=== Begin Enclosure ===
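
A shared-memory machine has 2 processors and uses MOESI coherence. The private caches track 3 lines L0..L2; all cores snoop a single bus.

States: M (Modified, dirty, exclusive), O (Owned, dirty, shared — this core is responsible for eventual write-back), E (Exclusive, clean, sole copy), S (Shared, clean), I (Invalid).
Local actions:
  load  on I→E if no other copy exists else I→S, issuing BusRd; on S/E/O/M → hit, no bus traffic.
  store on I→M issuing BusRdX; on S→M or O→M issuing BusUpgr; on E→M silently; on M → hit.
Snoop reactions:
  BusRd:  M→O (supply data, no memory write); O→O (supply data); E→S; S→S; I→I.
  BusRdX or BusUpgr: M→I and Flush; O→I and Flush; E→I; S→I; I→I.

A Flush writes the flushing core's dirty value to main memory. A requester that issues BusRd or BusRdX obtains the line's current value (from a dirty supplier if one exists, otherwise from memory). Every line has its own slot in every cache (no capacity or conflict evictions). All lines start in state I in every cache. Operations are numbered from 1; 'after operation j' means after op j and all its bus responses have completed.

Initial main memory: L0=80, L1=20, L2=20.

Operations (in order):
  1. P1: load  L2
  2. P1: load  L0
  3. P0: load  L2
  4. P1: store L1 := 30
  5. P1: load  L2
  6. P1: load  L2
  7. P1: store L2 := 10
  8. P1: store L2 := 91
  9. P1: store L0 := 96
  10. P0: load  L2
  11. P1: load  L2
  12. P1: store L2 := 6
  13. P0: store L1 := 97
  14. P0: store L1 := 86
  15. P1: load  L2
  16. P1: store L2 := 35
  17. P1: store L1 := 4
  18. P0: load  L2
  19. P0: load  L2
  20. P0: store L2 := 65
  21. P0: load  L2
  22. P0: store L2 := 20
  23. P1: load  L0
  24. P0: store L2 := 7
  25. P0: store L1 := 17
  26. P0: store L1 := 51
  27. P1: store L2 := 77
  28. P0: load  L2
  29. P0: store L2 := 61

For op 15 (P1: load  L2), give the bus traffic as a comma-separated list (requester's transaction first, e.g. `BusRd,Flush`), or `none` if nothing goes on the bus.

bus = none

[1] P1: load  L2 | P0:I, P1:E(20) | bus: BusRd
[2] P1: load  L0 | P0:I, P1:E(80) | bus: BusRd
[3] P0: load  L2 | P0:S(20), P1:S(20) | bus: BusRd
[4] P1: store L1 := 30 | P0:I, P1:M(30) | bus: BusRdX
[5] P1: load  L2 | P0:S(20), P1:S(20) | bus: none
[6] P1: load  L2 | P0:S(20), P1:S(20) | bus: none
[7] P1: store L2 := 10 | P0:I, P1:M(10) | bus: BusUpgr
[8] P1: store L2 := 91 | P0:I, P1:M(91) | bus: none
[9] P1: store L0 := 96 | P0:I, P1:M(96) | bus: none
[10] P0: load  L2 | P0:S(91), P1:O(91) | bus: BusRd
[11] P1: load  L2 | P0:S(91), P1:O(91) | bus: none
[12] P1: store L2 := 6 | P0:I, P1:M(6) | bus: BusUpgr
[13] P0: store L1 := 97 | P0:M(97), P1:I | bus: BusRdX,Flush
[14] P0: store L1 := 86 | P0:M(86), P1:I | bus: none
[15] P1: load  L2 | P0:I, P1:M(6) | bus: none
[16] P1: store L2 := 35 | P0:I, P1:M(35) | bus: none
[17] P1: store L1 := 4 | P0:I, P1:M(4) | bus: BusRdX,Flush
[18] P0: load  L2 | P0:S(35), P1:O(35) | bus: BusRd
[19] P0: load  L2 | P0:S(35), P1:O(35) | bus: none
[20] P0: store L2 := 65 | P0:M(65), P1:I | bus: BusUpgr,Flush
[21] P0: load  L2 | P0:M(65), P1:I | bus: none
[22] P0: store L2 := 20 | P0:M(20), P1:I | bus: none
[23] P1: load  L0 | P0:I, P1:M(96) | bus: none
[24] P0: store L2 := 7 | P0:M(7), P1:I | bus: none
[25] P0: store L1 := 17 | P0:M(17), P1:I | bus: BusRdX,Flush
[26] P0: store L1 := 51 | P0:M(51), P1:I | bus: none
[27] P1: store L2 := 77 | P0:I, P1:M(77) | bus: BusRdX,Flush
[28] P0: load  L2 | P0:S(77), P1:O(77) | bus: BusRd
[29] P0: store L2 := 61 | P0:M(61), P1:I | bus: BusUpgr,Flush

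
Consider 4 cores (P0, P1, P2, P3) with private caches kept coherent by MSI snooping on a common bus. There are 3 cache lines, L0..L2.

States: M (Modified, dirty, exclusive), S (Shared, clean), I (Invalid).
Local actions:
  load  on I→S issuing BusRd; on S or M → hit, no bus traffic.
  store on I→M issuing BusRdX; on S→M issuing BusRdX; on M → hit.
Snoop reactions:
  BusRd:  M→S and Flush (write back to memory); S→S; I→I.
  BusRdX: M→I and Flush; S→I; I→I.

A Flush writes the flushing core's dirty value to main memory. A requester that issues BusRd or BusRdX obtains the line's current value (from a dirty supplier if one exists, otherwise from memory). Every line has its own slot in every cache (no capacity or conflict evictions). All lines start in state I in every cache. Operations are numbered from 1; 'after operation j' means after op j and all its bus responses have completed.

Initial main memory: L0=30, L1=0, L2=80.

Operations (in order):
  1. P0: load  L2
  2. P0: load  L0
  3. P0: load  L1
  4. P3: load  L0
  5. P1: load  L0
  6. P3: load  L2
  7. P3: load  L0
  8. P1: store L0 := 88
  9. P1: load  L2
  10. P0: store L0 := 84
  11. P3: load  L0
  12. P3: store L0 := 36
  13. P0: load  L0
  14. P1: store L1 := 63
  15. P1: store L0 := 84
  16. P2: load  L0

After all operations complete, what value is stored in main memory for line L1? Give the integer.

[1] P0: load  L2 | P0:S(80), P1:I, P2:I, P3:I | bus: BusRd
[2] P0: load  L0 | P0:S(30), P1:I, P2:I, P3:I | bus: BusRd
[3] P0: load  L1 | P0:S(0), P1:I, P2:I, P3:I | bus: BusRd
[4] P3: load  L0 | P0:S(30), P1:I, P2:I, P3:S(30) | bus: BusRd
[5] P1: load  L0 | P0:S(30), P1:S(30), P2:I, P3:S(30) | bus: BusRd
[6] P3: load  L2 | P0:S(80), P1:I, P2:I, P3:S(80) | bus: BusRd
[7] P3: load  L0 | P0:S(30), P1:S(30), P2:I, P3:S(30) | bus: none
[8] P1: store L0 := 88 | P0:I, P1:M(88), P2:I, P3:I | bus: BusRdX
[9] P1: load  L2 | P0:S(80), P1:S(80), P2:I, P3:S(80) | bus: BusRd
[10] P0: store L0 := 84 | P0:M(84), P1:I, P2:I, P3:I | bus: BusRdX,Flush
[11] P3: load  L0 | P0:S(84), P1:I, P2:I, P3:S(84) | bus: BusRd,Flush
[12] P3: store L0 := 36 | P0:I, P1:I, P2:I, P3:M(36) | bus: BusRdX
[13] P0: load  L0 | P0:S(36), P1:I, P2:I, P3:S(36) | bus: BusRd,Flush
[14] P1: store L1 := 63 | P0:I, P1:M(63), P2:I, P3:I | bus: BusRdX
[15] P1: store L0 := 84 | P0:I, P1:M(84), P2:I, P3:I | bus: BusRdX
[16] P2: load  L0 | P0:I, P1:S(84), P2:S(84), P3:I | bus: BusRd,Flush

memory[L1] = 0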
=== End Enclosure ===
EXERCISE GOAL>
Take from the material above the lines running from the one with "6. P1: load" through the one with "18. P0: load", and repeat them exactly, with nothing else.

ANSWER SPACE>
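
  6. P1: load  L2
  7. P1: store L2 := 10
  8. P1: store L2 := 91
  9. P1: store L0 := 96
  10. P0: load  L2
  11. P1: load  L2
  12. P1: store L2 := 6
  13. P0: store L1 := 97
  14. P0: store L1 := 86
  15. P1: load  L2
  16. P1: store L2 := 35
  17. P1: store L1 := 4
  18. P0: load  L2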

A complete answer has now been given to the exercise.